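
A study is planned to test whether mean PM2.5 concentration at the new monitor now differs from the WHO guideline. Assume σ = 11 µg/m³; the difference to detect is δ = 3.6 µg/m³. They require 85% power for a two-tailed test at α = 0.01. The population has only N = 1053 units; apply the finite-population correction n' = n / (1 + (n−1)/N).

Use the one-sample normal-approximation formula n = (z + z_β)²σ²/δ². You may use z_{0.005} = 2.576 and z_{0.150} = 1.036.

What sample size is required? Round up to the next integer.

n = (z_{α/2} + z_β)² · σ² / δ²
  = (2.576 + 1.036)² · 11² / 3.6²
  = 13.0465 · 121 / 12.96
  = 121.81
Finite-population correction (N = 1053): 121.81 / (1 + (121.81 − 1)/1053) = 109.27.
Round up → n = 110.

n = 110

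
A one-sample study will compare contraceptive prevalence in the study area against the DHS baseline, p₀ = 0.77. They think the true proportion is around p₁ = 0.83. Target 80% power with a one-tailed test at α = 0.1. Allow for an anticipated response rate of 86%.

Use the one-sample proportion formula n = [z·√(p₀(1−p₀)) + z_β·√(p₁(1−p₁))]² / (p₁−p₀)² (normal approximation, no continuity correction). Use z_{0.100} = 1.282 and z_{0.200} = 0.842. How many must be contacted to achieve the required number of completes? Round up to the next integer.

n = 237

n = [z_α·√(p₀q₀) + z_β·√(p₁q₁)]² / (p₁ − p₀)²
  = [1.282·√(0.77·0.23) + 0.842·√(0.83·0.17)]² / (0.06)²
  = [1.282·0.4208 + 0.842·0.3756]² / 0.0036
  = [0.8558]² / 0.0036
  = 203.44
Adjust for 86% response: 203.44 / 0.86 = 236.56.
Round up → n = 237.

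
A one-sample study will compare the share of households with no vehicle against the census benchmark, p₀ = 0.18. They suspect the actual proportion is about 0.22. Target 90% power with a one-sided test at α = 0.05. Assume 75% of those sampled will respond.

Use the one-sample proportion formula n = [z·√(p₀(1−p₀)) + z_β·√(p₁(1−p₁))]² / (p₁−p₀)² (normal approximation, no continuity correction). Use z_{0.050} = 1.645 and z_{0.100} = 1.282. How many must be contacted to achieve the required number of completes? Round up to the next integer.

n = 1128

n = [z_α·√(p₀q₀) + z_β·√(p₁q₁)]² / (p₁ − p₀)²
  = [1.645·√(0.18·0.82) + 1.282·√(0.22·0.78)]² / (0.04)²
  = [1.645·0.3842 + 1.282·0.4142]² / 0.0016
  = [1.1631]² / 0.0016
  = 845.43
Adjust for 75% response: 845.43 / 0.75 = 1127.24.
Round up → n = 1128.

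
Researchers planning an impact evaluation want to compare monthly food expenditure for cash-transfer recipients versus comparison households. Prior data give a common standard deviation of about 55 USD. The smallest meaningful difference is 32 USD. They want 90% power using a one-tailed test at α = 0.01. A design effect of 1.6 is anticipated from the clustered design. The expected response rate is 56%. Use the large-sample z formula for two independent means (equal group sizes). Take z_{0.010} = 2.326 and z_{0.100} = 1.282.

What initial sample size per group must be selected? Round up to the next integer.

n = (z_α + z_β)² · (σ₁² + σ₂²) / δ²
  = (2.326 + 1.282)² · (2·55² = 6050) / 32²
  = 13.0177 · 6050 / 1024
  = 76.91
Design effect: 1.6 × 76.91 = 123.06.
Adjust for 56% response: 123.06 / 0.56 = 219.75.
Round up → n = 220 per group.

n = 220 per group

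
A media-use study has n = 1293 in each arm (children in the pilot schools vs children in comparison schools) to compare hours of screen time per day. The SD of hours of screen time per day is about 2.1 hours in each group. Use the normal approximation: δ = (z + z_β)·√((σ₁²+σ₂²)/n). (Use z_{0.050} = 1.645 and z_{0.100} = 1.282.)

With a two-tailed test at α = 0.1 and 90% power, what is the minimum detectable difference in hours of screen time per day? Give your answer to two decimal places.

Minimum detectable difference ≈ 0.24 hours

δ = (z_{α/2} + z_β) · √((σ₁²+σ₂²)/n)
  = (1.645 + 1.282) · √(8.82/1293)
  = 2.927 · √0.00682
  = 2.927 · 0.0826
  = 0.2417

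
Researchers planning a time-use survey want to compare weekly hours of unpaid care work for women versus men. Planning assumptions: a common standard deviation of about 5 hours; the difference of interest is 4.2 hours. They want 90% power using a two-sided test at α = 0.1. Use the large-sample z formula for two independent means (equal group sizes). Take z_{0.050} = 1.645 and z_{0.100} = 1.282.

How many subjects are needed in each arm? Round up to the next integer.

n = 25 per group

n = (z_{α/2} + z_β)² · (σ₁² + σ₂²) / δ²
  = (1.645 + 1.282)² · (2·5² = 50) / 4.2²
  = 8.5673 · 50 / 17.64
  = 24.28
Round up → n = 25 per group.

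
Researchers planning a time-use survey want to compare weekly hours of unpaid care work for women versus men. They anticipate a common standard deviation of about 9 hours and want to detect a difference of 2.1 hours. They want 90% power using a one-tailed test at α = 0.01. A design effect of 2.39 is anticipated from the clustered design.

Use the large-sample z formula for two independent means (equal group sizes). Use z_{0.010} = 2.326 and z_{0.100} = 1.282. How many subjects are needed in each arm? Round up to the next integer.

n = 1143 per group

n = (z_α + z_β)² · (σ₁² + σ₂²) / δ²
  = (2.326 + 1.282)² · (2·9² = 162) / 2.1²
  = 13.0177 · 162 / 4.41
  = 478.20
Design effect: 2.39 × 478.20 = 1142.90.
Round up → n = 1143 per group.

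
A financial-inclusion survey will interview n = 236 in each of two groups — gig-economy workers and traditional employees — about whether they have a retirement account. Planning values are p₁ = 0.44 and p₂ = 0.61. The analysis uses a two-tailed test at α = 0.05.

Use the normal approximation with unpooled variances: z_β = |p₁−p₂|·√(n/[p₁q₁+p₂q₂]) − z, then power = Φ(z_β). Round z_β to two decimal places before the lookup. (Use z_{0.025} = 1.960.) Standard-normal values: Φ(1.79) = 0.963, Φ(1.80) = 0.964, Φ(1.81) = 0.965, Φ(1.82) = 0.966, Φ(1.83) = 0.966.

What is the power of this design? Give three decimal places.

z_β = |p₁−p₂|·√(n/[p₁q₁+p₂q₂]) − z_{α/2}
    = 0.17 · √(236/0.4843) − 1.960
    = 0.17 · 22.0749 − 1.960
    = 3.7527 − 1.960 = 1.7927 → 1.79
Power = Φ(1.79) = 0.963.

Power ≈ 0.963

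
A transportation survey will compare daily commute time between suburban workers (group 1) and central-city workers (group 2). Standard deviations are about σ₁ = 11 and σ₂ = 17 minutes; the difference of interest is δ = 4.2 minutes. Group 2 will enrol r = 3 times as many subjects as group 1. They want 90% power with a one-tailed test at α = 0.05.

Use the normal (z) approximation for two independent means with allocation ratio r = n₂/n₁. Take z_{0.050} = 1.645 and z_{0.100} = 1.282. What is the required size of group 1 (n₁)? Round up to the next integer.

n₁ = 106

n₁ = (z_α + z_β)² · (σ₁² + σ₂²/r) / δ²
   = (1.645 + 1.282)² · (11² + 17²/3) / 4.2²
   = 8.5673 · (121 + 96.3333) / 17.64
   = 8.5673 · 217.3333 / 17.64
   = 105.55
Round up → n₁ = 106; n₂ = r·n₁ = 3 × 106 = 318.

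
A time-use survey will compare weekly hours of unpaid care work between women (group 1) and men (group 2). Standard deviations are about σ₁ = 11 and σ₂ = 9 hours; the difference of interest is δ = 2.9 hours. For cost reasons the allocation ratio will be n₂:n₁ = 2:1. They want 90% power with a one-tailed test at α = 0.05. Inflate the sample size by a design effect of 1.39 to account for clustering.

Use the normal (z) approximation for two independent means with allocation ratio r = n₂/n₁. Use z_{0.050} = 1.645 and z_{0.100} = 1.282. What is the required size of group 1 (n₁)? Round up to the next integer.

n₁ = 229

n₁ = (z_α + z_β)² · (σ₁² + σ₂²/r) / δ²
   = (1.645 + 1.282)² · (11² + 9²/2) / 2.9²
   = 8.5673 · (121 + 40.5) / 8.41
   = 8.5673 · 161.5 / 8.41
   = 164.52
Design effect: 1.39 × 164.52 = 228.68.
Round up → n₁ = 229; n₂ = r·n₁ = 2 × 229 = 458.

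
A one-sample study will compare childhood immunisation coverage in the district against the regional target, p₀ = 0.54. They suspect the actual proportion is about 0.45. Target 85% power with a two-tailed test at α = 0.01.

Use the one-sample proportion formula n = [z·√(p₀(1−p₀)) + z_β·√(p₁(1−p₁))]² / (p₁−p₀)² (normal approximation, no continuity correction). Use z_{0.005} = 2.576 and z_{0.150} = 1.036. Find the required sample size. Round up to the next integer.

n = [z_{α/2}·√(p₀q₀) + z_β·√(p₁q₁)]² / (p₁ − p₀)²
  = [2.576·√(0.54·0.46) + 1.036·√(0.45·0.55)]² / (-0.09)²
  = [2.576·0.4984 + 1.036·0.4975]² / 0.0081
  = [1.7993]² / 0.0081
  = 399.68
Round up → n = 400.

n = 400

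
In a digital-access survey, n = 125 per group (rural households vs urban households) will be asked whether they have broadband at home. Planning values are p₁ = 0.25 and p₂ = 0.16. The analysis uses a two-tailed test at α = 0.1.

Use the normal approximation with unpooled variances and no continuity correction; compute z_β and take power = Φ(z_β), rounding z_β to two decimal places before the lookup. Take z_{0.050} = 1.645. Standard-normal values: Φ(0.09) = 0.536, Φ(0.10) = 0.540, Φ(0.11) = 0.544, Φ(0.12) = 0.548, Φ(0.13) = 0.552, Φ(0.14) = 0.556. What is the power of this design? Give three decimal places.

Power ≈ 0.552

z_β = |p₁−p₂|·√(n/[p₁q₁+p₂q₂]) − z_{α/2}
    = 0.09 · √(125/0.3219) − 1.645
    = 0.09 · 19.7058 − 1.645
    = 1.7735 − 1.645 = 0.1285 → 0.13
Power = Φ(0.13) = 0.552.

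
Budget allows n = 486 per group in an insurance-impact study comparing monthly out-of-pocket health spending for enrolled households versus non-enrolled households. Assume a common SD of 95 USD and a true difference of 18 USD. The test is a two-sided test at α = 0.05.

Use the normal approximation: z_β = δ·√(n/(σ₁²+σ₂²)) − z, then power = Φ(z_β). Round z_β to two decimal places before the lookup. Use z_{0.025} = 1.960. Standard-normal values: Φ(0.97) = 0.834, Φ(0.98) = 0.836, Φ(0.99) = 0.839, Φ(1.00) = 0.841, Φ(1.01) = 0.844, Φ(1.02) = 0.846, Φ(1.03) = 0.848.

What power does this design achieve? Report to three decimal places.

z_β = δ·√(n/(σ₁²+σ₂²)) − z_{α/2}
    = 18 · √(486/18050) − 1.960
    = 18 · 0.16409 − 1.960
    = 2.9536 − 1.960 = 0.9936 → 0.99
Power = Φ(0.99) = 0.839.

Power ≈ 0.839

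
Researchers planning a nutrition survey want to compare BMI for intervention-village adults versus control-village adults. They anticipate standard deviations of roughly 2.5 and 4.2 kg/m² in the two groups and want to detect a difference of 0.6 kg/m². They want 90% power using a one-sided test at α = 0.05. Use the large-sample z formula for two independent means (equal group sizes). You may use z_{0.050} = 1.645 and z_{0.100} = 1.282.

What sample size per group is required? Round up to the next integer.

n = 569 per group

n = (z_α + z_β)² · (σ₁² + σ₂²) / δ²
  = (1.645 + 1.282)² · (2.5² + 4.2² = 23.89) / 0.6²
  = 8.5673 · 23.89 / 0.36
  = 568.54
Round up → n = 569 per group.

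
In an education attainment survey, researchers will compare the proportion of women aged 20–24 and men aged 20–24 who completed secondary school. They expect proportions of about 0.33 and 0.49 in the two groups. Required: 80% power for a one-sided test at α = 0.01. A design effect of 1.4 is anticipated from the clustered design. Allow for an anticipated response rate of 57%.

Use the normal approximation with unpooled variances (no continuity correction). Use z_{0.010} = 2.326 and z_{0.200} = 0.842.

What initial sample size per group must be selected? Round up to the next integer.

n = 454 per group

n = (z_α + z_β)² · [p₁(1−p₁) + p₂(1−p₂)] / (p₁ − p₂)²
  = (2.326 + 0.842)² · (0.33·0.67 + 0.49·0.51) / (-0.16)²
  = (3.168)² · (0.2211 + 0.2499) / 0.0256
  = 10.0362 · 0.4710 / 0.0256
  = 184.65
Design effect: 1.4 × 184.65 = 258.51.
Adjust for 57% response: 258.51 / 0.57 = 453.53.
Round up → n = 454 per group.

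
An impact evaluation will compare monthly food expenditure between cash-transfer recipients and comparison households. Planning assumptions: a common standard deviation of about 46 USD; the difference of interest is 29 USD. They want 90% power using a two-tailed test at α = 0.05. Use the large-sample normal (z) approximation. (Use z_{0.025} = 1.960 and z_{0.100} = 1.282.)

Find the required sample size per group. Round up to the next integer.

n = 53 per group

n = (z_{α/2} + z_β)² · (σ₁² + σ₂²) / δ²
  = (1.960 + 1.282)² · (2·46² = 4232) / 29²
  = 10.5106 · 4232 / 841
  = 52.89
Round up → n = 53 per group.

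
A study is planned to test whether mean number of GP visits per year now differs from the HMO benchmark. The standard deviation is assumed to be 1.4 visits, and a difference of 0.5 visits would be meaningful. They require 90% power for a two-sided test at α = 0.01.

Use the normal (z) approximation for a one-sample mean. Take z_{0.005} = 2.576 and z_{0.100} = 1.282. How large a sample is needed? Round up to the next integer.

n = 117

n = (z_{α/2} + z_β)² · σ² / δ²
  = (2.576 + 1.282)² · 1.4² / 0.5²
  = 14.8842 · 1.96 / 0.25
  = 116.69
Round up → n = 117.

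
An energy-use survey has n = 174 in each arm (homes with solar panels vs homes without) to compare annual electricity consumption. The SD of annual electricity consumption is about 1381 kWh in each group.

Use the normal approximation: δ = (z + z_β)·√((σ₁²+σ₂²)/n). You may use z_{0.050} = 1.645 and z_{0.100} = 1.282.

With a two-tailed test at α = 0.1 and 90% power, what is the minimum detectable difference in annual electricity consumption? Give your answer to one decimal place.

δ = (z_{α/2} + z_β) · √((σ₁²+σ₂²)/n)
  = (1.645 + 1.282) · √(3814322/174)
  = 2.927 · √21921.4
  = 2.927 · 148.0587
  = 433.3679

Minimum detectable difference ≈ 433.4 kWh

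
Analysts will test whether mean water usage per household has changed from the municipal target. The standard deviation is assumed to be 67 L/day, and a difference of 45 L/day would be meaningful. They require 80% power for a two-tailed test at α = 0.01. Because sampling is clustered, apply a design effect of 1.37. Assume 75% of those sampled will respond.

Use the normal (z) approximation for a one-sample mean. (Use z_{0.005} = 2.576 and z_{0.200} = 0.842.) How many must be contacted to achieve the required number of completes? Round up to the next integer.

n = 48

n = (z_{α/2} + z_β)² · σ² / δ²
  = (2.576 + 0.842)² · 67² / 45²
  = 11.6827 · 4489 / 2025
  = 25.90
Design effect: 1.37 × 25.90 = 35.48.
Adjust for 75% response: 35.48 / 0.75 = 47.31.
Round up → n = 48.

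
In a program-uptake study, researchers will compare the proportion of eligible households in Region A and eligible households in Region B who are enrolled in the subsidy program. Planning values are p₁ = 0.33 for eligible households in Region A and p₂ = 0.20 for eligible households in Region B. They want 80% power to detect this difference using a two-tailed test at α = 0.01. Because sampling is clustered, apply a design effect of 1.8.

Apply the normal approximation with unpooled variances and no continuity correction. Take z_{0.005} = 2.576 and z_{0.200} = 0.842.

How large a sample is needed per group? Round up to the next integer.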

◆ Assignment:
Only the number is required: state how many lines of the entries hold the word "sampled".

◆ Answer section:
2